• Data provided
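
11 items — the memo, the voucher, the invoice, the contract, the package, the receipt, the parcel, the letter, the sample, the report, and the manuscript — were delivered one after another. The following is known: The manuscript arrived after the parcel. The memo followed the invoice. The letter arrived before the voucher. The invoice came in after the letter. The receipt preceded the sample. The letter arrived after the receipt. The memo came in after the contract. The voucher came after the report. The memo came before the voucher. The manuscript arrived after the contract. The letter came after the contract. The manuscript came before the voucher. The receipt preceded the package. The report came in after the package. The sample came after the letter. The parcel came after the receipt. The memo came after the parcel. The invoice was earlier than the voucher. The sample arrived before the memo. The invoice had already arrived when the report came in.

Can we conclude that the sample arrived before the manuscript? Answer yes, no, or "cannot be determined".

cannot be determined

No chain of stated constraints runs from the sample to the manuscript, and none runs from the manuscript to the sample either.
So the relative order of the sample and the manuscript is not fixed by the given facts.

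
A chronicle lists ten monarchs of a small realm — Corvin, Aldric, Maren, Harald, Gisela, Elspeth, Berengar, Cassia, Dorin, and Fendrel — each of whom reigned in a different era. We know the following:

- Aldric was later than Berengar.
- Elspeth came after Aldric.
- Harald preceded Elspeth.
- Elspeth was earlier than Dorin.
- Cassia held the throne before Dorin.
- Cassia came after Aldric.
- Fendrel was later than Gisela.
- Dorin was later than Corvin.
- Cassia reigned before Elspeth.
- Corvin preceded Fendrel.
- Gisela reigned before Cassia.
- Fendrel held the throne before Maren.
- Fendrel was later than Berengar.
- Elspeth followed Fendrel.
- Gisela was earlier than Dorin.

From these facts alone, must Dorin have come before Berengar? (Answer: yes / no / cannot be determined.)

no

Tracing the constraints gives Berengar → Fendrel → Elspeth → Dorin, so Berengar must come before Dorin.
That means Dorin cannot be before Berengar.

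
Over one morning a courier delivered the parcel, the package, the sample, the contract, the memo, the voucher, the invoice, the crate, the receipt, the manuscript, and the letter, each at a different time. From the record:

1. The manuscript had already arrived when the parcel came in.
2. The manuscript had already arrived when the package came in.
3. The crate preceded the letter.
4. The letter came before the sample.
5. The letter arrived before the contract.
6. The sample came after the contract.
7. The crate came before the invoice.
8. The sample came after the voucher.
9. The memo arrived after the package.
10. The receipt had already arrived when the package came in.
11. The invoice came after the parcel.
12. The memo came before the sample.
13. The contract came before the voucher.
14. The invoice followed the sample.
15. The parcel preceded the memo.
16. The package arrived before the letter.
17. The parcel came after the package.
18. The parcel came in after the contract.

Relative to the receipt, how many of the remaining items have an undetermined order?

Forced after the receipt: the contract, the invoice, the letter, the memo, the package, the parcel, the sample, and the voucher.
That leaves the crate and the manuscript with no forced order relative to the receipt — 2.

2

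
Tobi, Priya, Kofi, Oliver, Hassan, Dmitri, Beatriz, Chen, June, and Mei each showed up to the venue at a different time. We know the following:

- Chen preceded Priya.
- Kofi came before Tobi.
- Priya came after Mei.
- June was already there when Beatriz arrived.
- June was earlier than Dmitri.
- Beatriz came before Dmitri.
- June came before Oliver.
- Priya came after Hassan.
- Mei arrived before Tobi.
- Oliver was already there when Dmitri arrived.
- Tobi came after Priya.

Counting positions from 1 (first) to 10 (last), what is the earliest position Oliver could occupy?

June must come before Oliver — 1 forced predecessor.
Nothing else is forced ahead of Oliver, so their earliest slot is position 1 + 1 = 2.

2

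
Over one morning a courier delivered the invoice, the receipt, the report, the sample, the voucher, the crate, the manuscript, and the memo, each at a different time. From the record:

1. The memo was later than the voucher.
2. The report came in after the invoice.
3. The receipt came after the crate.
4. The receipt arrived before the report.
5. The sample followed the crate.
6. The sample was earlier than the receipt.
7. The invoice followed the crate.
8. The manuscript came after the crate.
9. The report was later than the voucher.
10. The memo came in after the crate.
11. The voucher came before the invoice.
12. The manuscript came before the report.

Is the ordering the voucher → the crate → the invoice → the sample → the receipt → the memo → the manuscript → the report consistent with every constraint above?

yes

Check each stated constraint against the proposed order — e.g. the invoice is ahead of the report; the voucher is ahead of the report. Every pair is in the required order; nothing is violated.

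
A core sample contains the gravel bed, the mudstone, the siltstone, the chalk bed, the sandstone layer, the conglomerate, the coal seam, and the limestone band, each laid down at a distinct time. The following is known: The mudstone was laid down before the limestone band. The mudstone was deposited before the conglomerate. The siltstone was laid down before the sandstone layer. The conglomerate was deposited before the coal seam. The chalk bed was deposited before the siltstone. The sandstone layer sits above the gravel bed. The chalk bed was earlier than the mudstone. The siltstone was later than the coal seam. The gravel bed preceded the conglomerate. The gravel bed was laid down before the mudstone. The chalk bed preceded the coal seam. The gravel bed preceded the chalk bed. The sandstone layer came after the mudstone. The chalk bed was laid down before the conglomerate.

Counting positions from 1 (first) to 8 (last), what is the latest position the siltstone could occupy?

The siltstone must come before the sandstone layer — 1 layer forced after it.
Everything else can be placed before the siltstone in some valid order, so the siltstone can sit as late as position 8 − 1 = 7.

7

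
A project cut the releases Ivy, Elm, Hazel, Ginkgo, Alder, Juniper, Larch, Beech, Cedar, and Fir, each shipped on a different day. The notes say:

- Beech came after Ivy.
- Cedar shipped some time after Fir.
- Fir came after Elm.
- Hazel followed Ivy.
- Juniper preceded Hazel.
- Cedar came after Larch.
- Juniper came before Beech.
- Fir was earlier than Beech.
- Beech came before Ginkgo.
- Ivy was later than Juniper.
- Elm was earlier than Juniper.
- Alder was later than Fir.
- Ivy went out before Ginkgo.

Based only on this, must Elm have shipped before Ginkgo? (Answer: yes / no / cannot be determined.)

yes

Chain the constraints: Elm → Fir → Beech → Ginkgo. Each link is directly stated, so Elm comes before Ginkgo.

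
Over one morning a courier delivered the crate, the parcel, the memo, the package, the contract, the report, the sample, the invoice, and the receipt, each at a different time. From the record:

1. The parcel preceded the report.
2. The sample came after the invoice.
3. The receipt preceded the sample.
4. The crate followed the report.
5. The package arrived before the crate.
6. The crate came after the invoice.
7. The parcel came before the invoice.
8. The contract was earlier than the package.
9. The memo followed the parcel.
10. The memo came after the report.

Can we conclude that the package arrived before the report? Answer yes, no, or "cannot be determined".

No chain of stated constraints runs from the package to the report, and none runs from the report to the package either.
So the relative order of the package and the report is not fixed by the given facts.

cannot be determined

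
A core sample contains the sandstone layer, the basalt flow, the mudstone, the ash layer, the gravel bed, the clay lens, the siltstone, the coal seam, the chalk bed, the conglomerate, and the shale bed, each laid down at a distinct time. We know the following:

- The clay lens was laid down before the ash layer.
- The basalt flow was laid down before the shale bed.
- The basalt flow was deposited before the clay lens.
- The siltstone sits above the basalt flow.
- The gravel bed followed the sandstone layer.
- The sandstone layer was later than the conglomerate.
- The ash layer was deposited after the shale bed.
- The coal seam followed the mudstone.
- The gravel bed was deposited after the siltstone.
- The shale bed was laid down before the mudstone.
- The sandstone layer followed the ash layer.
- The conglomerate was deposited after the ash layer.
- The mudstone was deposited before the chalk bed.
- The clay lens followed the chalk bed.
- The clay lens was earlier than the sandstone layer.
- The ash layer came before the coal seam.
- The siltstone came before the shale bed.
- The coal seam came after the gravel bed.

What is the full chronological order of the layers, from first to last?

the basalt flow, the siltstone, the shale bed, the mudstone, the chalk bed, the clay lens, the ash layer, the conglomerate, the sandstone layer, the gravel bed, the coal seam

The constraints fix every adjacent pair, so only one ordering works:
the basalt flow → the siltstone → the shale bed → the mudstone → the chalk bed → the clay lens → the ash layer → the conglomerate → the sandstone layer → the gravel bed → the coal seam.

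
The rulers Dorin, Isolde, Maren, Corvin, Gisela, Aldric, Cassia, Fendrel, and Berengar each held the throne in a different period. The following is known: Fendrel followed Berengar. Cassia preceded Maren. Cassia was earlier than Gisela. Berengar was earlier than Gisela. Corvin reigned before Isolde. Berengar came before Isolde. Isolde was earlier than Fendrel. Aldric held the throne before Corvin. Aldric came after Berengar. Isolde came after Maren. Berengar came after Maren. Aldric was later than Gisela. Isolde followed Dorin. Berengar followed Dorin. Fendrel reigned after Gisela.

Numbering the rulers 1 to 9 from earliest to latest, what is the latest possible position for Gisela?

Gisela must come before Aldric, Corvin, Fendrel, and Isolde — 4 rulers forced after them.
Everything else can be placed before Gisela in some valid order, so Gisela can sit as late as position 9 − 4 = 5.

5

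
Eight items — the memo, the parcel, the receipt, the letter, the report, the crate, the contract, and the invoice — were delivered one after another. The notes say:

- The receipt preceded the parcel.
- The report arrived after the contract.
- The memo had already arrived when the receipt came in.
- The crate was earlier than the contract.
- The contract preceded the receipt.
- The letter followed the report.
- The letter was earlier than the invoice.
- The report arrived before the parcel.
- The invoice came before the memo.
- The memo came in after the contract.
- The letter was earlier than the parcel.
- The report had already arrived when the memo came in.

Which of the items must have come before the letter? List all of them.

Directly stated before the letter: the report.
The contract reaches the letter via the contract → the report → the letter.
The crate reaches the letter via the crate → the contract → the report → the letter.
No chain forces the invoice (or any of the others) ahead of the letter.

the contract, the crate, the report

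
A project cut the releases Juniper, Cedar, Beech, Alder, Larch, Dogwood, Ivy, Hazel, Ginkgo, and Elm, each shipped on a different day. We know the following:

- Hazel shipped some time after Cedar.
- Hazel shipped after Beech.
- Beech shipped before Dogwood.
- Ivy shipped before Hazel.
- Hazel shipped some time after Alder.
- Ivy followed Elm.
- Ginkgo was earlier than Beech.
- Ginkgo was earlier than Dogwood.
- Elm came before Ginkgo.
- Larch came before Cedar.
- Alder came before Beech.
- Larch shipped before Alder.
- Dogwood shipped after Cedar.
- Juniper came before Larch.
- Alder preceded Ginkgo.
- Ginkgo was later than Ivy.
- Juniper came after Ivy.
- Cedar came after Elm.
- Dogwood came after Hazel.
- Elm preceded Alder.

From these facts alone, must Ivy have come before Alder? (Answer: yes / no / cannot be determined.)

yes

Chain the constraints: Ivy → Juniper → Larch → Alder. Each link is directly stated, so Ivy comes before Alder.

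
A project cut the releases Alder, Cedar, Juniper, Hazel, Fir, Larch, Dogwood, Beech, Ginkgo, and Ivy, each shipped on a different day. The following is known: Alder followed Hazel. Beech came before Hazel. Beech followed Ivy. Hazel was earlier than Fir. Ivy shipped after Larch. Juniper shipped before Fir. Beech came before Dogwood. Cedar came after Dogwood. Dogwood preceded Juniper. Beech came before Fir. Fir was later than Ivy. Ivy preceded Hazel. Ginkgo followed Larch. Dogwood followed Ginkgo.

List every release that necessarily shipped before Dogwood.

Beech, Ginkgo, Ivy, Larch

Directly stated before Dogwood: Beech and Ginkgo.
Ivy reaches Dogwood via Ivy → Beech → Dogwood.
Larch reaches Dogwood via Larch → Ginkgo → Dogwood.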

• What you are asked to do
Lines that include the word "Hassan" — how many are there in the data? Answer with the number alone.

• Your solution
2